[Collected data]
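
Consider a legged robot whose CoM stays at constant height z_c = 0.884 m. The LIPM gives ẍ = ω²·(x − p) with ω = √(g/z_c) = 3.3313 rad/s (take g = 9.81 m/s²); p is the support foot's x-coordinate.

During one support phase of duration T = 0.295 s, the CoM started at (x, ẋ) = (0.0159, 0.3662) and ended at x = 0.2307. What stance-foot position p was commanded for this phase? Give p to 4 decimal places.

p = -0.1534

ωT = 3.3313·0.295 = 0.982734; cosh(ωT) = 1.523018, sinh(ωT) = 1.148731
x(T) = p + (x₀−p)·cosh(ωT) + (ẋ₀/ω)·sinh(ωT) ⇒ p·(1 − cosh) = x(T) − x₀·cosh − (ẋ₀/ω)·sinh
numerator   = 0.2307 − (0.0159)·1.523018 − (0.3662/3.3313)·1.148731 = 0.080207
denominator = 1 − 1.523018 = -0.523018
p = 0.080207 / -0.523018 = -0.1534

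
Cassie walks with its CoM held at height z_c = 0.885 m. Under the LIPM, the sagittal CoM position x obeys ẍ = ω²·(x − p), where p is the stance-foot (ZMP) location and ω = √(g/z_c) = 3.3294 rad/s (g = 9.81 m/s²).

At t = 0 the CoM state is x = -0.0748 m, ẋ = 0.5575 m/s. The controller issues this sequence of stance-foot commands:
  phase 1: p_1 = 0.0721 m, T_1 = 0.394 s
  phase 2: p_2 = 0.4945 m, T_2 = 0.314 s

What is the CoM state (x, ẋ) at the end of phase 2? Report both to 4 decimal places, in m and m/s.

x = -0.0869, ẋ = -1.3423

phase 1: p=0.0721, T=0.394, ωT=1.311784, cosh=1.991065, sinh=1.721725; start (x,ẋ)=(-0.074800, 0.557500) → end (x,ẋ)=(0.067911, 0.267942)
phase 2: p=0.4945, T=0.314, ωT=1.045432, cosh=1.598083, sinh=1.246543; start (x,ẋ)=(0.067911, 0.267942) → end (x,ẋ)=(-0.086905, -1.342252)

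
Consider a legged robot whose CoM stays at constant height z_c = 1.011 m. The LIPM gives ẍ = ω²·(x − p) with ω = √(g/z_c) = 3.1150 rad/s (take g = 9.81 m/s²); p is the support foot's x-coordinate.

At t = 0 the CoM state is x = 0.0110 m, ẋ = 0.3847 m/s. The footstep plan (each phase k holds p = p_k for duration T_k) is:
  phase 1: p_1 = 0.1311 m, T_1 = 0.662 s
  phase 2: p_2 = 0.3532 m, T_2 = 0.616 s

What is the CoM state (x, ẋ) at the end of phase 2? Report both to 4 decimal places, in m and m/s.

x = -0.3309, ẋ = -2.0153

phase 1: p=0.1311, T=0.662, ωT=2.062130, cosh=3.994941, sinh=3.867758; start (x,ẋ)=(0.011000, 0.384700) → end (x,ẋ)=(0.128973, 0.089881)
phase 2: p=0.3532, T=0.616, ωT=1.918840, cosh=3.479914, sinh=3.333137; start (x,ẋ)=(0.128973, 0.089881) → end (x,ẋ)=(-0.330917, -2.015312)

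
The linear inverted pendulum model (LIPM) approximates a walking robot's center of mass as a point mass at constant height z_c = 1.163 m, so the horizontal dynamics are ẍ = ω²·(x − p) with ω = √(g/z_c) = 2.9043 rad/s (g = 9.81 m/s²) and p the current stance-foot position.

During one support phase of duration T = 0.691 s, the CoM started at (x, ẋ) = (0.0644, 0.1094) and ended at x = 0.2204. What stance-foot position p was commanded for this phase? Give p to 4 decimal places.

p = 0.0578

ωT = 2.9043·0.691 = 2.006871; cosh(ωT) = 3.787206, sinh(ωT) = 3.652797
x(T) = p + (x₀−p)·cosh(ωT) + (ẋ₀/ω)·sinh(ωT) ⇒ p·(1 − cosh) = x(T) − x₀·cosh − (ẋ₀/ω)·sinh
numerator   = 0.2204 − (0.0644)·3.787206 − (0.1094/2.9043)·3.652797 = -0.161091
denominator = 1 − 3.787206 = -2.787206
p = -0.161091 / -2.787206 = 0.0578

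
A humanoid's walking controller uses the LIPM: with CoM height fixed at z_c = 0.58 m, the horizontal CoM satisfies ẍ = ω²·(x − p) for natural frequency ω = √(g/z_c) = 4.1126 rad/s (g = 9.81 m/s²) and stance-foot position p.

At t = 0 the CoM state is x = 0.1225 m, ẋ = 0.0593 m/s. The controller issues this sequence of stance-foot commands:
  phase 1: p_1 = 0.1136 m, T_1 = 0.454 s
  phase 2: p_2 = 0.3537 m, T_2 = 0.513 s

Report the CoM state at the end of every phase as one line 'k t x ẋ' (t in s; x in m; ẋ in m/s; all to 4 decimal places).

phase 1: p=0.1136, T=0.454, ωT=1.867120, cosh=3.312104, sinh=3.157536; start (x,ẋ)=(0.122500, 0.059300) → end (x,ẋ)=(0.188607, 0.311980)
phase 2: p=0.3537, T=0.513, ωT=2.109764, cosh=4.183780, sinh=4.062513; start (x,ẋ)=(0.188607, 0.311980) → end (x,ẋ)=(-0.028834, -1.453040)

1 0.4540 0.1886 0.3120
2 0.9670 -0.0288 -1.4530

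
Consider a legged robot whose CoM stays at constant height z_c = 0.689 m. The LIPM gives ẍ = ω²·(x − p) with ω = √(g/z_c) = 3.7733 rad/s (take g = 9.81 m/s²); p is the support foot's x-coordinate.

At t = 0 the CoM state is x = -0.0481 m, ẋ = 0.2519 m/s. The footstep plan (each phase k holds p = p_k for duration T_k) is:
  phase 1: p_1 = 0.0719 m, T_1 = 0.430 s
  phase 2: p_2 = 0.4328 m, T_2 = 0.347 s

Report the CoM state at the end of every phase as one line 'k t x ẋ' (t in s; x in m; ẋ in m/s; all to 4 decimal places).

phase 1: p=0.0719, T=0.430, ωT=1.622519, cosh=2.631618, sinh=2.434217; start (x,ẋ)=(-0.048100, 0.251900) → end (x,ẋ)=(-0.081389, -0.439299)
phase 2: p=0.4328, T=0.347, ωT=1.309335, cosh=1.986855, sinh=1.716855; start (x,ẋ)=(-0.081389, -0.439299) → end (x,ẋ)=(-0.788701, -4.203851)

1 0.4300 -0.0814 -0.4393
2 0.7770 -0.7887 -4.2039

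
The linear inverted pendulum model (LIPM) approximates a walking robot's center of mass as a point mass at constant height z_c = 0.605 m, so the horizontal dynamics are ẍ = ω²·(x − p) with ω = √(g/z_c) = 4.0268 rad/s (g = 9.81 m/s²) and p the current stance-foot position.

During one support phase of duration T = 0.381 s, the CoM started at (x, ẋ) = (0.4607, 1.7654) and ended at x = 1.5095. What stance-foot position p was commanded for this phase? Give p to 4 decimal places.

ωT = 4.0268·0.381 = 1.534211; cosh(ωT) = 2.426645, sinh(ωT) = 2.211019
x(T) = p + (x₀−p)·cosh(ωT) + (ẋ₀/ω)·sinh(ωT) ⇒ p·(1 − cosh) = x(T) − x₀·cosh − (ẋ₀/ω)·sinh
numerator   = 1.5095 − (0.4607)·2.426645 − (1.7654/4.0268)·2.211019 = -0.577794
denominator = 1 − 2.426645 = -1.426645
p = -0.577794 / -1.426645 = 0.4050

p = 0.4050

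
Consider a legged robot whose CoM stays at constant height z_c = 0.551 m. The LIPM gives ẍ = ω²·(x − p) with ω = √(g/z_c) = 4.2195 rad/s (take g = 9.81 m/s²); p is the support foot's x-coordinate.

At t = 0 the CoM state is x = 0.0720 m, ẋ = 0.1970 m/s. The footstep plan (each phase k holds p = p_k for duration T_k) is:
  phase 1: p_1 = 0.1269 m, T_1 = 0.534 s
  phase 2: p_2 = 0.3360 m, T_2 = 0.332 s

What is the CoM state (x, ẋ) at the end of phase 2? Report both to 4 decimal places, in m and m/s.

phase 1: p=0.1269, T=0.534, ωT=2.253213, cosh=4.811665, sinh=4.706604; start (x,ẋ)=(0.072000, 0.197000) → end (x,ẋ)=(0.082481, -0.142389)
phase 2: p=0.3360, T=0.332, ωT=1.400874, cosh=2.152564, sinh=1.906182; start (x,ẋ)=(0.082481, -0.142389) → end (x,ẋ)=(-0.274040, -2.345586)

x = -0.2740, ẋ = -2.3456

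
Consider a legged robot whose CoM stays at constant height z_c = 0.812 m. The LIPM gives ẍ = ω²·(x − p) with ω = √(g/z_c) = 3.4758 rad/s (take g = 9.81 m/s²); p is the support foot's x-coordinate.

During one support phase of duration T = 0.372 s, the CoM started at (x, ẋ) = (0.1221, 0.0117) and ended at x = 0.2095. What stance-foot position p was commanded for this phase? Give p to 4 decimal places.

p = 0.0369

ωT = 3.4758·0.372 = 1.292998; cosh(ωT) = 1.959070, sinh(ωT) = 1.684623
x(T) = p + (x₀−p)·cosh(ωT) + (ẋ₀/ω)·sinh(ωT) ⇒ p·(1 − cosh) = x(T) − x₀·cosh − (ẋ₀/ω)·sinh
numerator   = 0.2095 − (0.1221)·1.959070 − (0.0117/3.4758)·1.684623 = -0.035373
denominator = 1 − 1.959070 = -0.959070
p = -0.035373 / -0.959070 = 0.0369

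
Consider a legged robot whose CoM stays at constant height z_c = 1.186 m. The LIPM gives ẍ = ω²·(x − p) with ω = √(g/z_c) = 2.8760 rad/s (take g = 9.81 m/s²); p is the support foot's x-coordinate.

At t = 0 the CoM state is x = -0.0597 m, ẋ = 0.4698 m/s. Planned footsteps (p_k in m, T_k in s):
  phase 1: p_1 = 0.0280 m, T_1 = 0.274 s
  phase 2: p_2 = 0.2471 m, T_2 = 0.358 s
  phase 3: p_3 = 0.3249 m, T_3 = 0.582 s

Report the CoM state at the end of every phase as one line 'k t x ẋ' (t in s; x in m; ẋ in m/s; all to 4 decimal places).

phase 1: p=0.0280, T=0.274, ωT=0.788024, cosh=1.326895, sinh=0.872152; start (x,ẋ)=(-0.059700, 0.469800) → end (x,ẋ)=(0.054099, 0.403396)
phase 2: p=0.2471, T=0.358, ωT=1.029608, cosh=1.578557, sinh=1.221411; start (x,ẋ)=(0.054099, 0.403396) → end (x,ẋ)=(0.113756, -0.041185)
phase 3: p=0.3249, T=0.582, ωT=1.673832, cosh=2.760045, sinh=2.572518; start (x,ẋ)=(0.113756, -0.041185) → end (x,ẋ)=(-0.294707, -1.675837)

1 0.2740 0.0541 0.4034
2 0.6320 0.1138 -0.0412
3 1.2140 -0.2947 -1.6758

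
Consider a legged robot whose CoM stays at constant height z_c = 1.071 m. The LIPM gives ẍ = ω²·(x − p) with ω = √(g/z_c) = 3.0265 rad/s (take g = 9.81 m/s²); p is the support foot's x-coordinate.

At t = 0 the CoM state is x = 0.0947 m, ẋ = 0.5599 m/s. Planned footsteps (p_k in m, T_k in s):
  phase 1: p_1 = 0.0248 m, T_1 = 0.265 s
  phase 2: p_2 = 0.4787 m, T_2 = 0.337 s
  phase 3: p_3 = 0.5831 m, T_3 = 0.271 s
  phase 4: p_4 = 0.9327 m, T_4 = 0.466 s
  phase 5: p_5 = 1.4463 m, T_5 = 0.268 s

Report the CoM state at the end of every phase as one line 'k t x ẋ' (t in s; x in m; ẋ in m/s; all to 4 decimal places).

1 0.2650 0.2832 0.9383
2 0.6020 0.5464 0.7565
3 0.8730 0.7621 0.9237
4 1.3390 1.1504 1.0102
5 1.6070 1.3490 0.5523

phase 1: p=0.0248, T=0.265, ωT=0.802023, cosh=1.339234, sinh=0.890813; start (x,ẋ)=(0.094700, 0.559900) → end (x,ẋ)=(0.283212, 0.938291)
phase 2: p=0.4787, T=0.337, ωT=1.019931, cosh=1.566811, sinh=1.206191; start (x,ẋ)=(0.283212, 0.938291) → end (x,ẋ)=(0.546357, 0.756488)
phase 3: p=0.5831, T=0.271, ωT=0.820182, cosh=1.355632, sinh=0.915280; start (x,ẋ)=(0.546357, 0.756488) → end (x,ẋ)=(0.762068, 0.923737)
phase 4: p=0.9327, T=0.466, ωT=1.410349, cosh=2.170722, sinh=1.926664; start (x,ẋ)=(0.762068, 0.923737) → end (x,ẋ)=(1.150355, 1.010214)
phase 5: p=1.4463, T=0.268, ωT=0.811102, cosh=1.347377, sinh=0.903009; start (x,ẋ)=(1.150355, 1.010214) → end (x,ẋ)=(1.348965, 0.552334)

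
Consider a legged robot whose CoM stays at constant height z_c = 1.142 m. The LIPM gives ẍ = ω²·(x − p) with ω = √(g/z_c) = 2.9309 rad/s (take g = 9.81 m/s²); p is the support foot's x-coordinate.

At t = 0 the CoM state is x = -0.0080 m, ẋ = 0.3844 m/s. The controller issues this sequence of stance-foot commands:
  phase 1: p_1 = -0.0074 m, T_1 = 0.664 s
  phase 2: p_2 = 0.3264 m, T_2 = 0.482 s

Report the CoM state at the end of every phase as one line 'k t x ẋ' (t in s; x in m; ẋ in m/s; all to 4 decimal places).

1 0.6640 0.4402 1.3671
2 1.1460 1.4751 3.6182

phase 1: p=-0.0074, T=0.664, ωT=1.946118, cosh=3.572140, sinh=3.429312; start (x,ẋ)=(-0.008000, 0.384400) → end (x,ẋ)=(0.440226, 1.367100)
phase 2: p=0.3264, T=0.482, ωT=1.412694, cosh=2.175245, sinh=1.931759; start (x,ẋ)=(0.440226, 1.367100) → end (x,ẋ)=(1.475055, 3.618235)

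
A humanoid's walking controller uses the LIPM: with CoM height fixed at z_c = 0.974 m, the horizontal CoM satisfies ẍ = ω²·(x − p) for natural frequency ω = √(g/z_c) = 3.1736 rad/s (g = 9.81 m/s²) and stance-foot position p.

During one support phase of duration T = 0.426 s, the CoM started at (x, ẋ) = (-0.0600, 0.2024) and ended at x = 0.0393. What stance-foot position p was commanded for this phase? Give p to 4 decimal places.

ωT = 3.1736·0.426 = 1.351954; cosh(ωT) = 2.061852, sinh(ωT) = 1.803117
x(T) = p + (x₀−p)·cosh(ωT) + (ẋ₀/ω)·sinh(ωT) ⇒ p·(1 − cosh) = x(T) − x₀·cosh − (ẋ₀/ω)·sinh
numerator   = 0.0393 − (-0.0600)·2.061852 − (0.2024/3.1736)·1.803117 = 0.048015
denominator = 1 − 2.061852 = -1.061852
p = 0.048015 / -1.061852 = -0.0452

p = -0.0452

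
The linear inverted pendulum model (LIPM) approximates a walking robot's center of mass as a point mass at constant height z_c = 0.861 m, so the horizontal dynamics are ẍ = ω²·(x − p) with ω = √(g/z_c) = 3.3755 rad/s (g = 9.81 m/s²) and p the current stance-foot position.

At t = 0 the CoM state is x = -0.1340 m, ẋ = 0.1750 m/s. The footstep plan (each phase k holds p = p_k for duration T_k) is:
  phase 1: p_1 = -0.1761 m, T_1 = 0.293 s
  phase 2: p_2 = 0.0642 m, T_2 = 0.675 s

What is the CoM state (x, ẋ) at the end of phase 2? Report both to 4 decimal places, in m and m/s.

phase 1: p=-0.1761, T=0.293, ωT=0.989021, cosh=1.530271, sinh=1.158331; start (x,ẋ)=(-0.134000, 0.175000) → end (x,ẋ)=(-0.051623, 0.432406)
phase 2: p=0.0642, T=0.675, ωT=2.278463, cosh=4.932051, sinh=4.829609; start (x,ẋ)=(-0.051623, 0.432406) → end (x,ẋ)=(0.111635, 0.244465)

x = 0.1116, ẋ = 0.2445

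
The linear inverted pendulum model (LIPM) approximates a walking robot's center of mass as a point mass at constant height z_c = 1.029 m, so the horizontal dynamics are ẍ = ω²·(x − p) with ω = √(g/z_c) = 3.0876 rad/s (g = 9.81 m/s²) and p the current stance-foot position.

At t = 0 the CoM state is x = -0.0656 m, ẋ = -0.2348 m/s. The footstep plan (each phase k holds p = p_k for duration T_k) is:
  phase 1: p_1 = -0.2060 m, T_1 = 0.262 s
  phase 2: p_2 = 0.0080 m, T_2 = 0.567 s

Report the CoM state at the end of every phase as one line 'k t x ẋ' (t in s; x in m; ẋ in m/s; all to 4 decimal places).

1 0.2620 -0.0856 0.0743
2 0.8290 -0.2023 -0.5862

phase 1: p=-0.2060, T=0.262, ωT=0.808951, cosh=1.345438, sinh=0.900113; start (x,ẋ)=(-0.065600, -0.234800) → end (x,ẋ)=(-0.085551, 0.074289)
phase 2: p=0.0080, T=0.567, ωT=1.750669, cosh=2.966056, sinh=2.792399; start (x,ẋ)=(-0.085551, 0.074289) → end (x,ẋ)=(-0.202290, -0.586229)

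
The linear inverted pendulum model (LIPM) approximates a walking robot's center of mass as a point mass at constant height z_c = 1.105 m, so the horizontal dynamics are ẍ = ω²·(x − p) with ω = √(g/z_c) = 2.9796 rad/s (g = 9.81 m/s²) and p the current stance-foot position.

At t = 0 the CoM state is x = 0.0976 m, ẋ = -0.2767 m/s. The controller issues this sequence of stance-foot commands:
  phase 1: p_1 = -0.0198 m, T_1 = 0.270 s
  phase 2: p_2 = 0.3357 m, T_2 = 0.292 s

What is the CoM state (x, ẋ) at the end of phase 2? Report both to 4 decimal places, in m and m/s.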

WORK INSTRUCTION =>
Match on "sequence" and report each line of the data above that has it.

SOLUTION =>
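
At t = 0 the CoM state is x = -0.0748 m, ẋ = 0.5575 m/s. The controller issues this sequence of stance-foot commands:
At t = 0 the CoM state is x = 0.1225 m, ẋ = 0.0593 m/s. The controller issues this sequence of stance-foot commands:
At t = 0 the CoM state is x = -0.0080 m, ẋ = 0.3844 m/s. The controller issues this sequence of stance-foot commands:
At t = 0 the CoM state is x = 0.0976 m, ẋ = -0.2767 m/s. The controller issues this sequence of stance-foot commands: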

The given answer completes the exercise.